## What is required
From the entries below, output the line with "8.23 GJ energy" and each following line up to and including the line with "Fractional quantities are", exactly as written.

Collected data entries
*** Block opens ***

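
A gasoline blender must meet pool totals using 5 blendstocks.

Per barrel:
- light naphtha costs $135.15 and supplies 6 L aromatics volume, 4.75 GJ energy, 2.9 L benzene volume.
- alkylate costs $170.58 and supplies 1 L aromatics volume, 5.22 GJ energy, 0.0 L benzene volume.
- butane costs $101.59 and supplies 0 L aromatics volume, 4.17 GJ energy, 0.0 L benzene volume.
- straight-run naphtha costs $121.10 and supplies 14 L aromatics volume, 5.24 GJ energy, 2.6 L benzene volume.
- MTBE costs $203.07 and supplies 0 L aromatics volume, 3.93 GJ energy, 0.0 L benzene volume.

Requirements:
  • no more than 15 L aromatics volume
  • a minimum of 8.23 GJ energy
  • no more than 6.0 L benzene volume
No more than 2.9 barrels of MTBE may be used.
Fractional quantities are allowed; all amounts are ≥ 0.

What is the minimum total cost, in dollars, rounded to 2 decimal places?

$193.47

Set it up as a linear program. Let x1 = barrels of light naphtha, x2 = barrels of alkylate, x3 = barrels of butane, x4 = barrels of straight-run naphtha, x5 = barrels of MTBE.
Minimize 135.15x1 + 170.58x2 + 101.59x3 + 121.1x4 + 203.07x5 subject to:
  6x1 + 1x2 + 14x4 ≤ 15   (aromatics volume)
  4.75x1 + 5.22x2 + 4.17x3 + 5.24x4 + 3.93x5 ≥ 8.23   (energy)
  2.9x1 + 2.6x4 ≤ 6   (benzene volume)
  x5 ≤ 2.9
  x1, x2, x3, x4, x5 ≥ 0.
At the optimum only butane, straight-run naphtha are positive (light naphtha, alkylate, MTBE = 0). Binding constraints: aromatics volume and energy.
That vertex is x3 = 0.62727, x4 = 1.0714.
Objective = 101.59·0.62727 + 121.1·1.0714 = 193.4709.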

*** Block closes ***

## Completed exercise
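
  • a minimum of 8.23 GJ energy
  • no more than 6.0 L benzene volume
No more than 2.9 barrels of MTBE may be used.
Fractional quantities are allowed; all amounts are ≥ 0.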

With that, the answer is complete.